-------- EXERCISE DATA

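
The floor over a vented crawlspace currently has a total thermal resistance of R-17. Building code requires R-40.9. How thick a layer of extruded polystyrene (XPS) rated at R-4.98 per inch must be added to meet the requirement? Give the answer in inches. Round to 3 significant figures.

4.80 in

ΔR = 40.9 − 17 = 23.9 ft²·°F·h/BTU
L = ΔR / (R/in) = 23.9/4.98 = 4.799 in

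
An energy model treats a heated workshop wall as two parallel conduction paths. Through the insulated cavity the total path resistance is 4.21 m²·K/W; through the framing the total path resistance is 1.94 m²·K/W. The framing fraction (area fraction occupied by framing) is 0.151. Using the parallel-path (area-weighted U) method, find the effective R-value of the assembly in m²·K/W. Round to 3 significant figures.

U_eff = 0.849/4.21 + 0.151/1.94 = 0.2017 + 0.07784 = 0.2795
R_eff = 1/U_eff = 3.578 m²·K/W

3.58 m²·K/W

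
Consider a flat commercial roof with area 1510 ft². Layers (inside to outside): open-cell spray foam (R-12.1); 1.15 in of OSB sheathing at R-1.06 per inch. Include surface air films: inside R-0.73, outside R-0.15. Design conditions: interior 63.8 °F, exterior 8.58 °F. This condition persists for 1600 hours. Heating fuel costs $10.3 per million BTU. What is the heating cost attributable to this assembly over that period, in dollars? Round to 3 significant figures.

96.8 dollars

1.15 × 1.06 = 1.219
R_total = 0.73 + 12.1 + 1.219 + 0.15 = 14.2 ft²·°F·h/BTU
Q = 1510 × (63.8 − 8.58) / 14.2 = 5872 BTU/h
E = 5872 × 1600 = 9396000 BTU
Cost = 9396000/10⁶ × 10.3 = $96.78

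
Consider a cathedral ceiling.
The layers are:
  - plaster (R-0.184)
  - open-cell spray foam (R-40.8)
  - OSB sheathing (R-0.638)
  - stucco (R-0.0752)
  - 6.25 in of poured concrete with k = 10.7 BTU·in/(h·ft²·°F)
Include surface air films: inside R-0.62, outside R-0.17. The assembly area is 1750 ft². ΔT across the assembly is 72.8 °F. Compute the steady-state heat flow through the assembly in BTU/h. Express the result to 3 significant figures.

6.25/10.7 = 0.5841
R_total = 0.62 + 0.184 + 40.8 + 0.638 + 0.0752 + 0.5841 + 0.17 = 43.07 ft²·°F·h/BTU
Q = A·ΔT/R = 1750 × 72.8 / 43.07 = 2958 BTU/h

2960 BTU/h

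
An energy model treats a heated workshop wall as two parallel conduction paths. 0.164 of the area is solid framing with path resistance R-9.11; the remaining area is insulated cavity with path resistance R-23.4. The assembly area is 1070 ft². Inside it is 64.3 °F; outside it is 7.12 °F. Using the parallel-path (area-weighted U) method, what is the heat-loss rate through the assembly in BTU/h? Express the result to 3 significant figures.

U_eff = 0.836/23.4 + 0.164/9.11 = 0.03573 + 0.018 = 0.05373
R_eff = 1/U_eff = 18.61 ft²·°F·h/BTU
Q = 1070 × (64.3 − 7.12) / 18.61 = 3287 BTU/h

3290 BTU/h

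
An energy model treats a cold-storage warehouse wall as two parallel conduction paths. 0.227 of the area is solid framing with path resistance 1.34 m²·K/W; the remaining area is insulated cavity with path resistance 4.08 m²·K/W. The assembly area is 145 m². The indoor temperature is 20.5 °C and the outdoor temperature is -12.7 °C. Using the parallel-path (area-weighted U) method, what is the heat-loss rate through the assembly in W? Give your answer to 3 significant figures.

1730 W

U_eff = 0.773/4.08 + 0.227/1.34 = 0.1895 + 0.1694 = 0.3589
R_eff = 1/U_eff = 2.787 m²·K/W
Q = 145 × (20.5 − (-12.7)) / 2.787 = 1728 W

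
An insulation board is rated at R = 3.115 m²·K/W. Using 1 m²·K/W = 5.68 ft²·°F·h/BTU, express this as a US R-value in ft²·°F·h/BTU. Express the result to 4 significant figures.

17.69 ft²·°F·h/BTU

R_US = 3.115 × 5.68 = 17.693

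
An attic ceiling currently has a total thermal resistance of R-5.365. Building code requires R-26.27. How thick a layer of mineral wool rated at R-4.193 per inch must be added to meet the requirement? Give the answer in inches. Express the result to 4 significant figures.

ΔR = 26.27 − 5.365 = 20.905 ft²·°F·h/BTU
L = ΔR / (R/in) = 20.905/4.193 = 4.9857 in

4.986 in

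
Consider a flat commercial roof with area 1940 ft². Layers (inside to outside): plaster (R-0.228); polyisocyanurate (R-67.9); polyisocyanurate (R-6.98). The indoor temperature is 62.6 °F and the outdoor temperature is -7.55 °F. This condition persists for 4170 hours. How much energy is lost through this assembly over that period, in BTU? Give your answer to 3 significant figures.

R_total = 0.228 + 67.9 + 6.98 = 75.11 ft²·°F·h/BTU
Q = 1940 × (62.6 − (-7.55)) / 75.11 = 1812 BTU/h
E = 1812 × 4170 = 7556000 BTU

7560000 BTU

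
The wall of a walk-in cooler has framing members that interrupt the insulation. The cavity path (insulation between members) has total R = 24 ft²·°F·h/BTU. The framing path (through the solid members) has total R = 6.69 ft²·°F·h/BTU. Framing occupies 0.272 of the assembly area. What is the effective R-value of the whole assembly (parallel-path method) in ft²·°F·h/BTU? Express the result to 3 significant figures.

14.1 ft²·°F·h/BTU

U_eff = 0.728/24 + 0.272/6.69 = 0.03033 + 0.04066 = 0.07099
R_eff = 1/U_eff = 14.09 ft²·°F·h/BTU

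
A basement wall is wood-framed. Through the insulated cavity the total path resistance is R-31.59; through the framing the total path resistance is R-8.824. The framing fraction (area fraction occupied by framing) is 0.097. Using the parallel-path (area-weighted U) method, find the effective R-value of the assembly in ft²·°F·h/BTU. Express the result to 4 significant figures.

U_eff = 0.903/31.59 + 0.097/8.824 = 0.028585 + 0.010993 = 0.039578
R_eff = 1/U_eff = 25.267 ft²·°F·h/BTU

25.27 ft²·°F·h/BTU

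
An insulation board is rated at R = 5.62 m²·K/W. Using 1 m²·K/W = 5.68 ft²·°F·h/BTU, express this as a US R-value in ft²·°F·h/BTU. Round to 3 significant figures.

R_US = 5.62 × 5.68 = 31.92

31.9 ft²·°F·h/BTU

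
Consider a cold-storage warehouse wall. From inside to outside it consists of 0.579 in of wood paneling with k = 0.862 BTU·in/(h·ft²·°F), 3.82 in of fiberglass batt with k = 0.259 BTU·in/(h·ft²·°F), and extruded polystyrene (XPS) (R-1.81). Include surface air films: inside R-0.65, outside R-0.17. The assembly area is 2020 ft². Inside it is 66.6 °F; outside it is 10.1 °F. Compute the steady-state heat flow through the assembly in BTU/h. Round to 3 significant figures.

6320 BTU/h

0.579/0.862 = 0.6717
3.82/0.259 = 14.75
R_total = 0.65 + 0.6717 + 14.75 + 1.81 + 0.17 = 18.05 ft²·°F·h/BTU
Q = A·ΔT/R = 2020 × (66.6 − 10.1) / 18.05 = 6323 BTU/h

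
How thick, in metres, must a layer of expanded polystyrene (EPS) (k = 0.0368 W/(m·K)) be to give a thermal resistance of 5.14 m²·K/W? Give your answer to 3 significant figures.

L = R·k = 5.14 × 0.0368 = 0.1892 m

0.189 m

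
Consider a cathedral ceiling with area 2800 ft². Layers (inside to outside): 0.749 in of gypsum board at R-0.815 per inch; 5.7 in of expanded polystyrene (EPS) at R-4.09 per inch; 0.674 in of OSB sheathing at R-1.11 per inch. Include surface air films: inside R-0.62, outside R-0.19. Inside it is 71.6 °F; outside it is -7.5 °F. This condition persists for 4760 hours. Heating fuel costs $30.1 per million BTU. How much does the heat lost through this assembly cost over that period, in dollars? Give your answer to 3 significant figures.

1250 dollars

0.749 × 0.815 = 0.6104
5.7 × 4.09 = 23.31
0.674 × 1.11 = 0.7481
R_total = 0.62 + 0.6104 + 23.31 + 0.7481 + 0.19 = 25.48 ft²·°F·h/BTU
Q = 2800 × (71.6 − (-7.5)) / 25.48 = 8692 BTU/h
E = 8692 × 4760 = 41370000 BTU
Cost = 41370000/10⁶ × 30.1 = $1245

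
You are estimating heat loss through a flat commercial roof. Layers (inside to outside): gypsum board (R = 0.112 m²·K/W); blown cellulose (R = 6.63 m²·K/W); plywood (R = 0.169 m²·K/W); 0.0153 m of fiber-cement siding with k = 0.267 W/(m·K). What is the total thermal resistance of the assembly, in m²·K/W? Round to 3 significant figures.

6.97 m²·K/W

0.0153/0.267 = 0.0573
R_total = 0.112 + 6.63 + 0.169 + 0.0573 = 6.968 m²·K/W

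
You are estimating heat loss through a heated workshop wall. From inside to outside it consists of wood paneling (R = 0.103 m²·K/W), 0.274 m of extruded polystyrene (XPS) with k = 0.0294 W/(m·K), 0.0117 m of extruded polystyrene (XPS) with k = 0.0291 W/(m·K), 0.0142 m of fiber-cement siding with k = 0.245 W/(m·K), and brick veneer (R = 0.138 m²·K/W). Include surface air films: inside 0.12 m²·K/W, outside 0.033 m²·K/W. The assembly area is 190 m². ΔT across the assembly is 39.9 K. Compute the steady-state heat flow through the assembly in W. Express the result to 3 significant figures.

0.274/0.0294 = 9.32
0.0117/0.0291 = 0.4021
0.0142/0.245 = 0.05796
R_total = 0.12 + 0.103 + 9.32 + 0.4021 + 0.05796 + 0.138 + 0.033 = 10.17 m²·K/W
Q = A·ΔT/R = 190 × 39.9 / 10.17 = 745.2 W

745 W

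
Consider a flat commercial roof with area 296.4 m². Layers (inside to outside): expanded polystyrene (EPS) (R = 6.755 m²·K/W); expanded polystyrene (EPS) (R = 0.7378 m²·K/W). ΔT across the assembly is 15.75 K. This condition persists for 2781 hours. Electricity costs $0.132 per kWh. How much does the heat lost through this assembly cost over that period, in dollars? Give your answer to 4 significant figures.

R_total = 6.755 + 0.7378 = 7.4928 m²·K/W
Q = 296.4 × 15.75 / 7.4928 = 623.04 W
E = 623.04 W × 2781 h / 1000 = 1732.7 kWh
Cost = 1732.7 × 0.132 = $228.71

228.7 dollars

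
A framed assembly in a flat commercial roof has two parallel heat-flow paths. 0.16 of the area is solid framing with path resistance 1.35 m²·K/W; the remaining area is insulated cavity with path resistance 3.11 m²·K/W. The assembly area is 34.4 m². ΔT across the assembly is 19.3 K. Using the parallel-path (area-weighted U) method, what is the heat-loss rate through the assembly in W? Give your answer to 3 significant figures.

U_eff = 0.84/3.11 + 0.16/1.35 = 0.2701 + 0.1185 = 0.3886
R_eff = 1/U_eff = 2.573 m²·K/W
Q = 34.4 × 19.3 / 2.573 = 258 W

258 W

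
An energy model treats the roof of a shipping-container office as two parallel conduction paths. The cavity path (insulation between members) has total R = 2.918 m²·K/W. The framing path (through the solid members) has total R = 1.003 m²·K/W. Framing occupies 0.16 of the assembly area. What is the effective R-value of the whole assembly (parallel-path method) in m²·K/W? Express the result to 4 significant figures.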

----------------

From the line containing "Consider a flat commercial roof with area 296.4" down to the final line of the records above, copy everything exactly and include nothing else.

**EXERCISE RESULT**
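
Consider a flat commercial roof with area 296.4 m². Layers (inside to outside): expanded polystyrene (EPS) (R = 6.755 m²·K/W); expanded polystyrene (EPS) (R = 0.7378 m²·K/W). ΔT across the assembly is 15.75 K. This condition persists for 2781 hours. Electricity costs $0.132 per kWh. How much does the heat lost through this assembly cost over that period, in dollars? Give your answer to 4 significant figures.

R_total = 6.755 + 0.7378 = 7.4928 m²·K/W
Q = 296.4 × 15.75 / 7.4928 = 623.04 W
E = 623.04 W × 2781 h / 1000 = 1732.7 kWh
Cost = 1732.7 × 0.132 = $228.71

228.7 dollars

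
A framed assembly in a flat commercial roof has two parallel heat-flow paths. 0.16 of the area is solid framing with path resistance 1.35 m²·K/W; the remaining area is insulated cavity with path resistance 3.11 m²·K/W. The assembly area is 34.4 m². ΔT across the assembly is 19.3 K. Using the parallel-path (area-weighted U) method, what is the heat-loss rate through the assembly in W? Give your answer to 3 significant figures.

U_eff = 0.84/3.11 + 0.16/1.35 = 0.2701 + 0.1185 = 0.3886
R_eff = 1/U_eff = 2.573 m²·K/W
Q = 34.4 × 19.3 / 2.573 = 258 W

258 W

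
An energy model treats the roof of a shipping-container office as two parallel conduction paths. The cavity path (insulation between members) has total R = 2.918 m²·K/W. The framing path (through the solid members) has total R = 1.003 m²·K/W. Framing occupies 0.16 of the assembly area. What is the effective R-value of the whole assembly (parallel-path method) in m²·K/W? Express the result to 4 significant figures.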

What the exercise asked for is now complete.